§ WHAT THE TASK REQUIRES
An exact reproduction of all the entries below is required.

§ INPUT MATERIAL

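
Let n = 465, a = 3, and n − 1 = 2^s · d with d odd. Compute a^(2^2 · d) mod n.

n − 1 = 464 = 2^4 · 29, so s = 4 and d = 29.
x_0 = 3^29 mod 465 = 393.
x_1 = 393^2 mod 465 = 69.
x_2 = 69^2 mod 465 = 111.

111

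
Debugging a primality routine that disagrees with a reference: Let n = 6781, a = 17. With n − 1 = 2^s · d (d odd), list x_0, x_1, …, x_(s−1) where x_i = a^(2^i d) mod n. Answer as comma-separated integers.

1, 1

n − 1 = 6780 = 2^2 · 1695, so s = 2 and d = 1695.
x_0 = 17^1695 mod 6781 = 1.
x_1 = 1^2 mod 6781 = 1.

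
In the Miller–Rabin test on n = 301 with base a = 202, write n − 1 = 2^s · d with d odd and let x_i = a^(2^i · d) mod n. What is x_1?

176

n − 1 = 300 = 2^2 · 75, so s = 2 and d = 75.
x_0 = 202^75 mod 301 = 174.
x_1 = 174^2 mod 301 = 176.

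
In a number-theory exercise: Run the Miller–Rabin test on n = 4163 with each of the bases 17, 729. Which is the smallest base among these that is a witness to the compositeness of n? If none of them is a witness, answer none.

17

n − 1 = 4162 = 2^1 · 2081, so s = 1 and d = 2081.
Base 17: x_0 = 17^2081 mod 4163 = 1206. x_0 ∉ {1, 4162} and s = 1, so 17 is a Miller–Rabin witness and 4163 is composite.
Base 729: x_0 = 729^2081 mod 4163 = 2832. x_0 ∉ {1, 4162} and s = 1, so 729 is a Miller–Rabin witness and 4163 is composite.
The smallest witness among the given bases is 17.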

§ YOUR SOLUTION
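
Let n = 465, a = 3, and n − 1 = 2^s · d with d odd. Compute a^(2^2 · d) mod n.

n − 1 = 464 = 2^4 · 29, so s = 4 and d = 29.
x_0 = 3^29 mod 465 = 393.
x_1 = 393^2 mod 465 = 69.
x_2 = 69^2 mod 465 = 111.

111

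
Debugging a primality routine that disagrees with a reference: Let n = 6781, a = 17. With n − 1 = 2^s · d (d odd), list x_0, x_1, …, x_(s−1) where x_i = a^(2^i d) mod n. Answer as comma-separated integers.

1, 1

n − 1 = 6780 = 2^2 · 1695, so s = 2 and d = 1695.
x_0 = 17^1695 mod 6781 = 1.
x_1 = 1^2 mod 6781 = 1.

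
In the Miller–Rabin test on n = 301 with base a = 202, write n − 1 = 2^s · d with d odd and let x_i = a^(2^i · d) mod n. What is x_1?

176

n − 1 = 300 = 2^2 · 75, so s = 2 and d = 75.
x_0 = 202^75 mod 301 = 174.
x_1 = 174^2 mod 301 = 176.

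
In a number-theory exercise: Run the Miller–Rabin test on n = 4163 with each of the bases 17, 729. Which is the smallest base among these that is a witness to the compositeness of n? If none of them is a witness, answer none.

17

n − 1 = 4162 = 2^1 · 2081, so s = 1 and d = 2081.
Base 17: x_0 = 17^2081 mod 4163 = 1206. x_0 ∉ {1, 4162} and s = 1, so 17 is a Miller–Rabin witness and 4163 is composite.
Base 729: x_0 = 729^2081 mod 4163 = 2832. x_0 ∉ {1, 4162} and s = 1, so 729 is a Miller–Rabin witness and 4163 is composite.
The smallest witness among the given bases is 17.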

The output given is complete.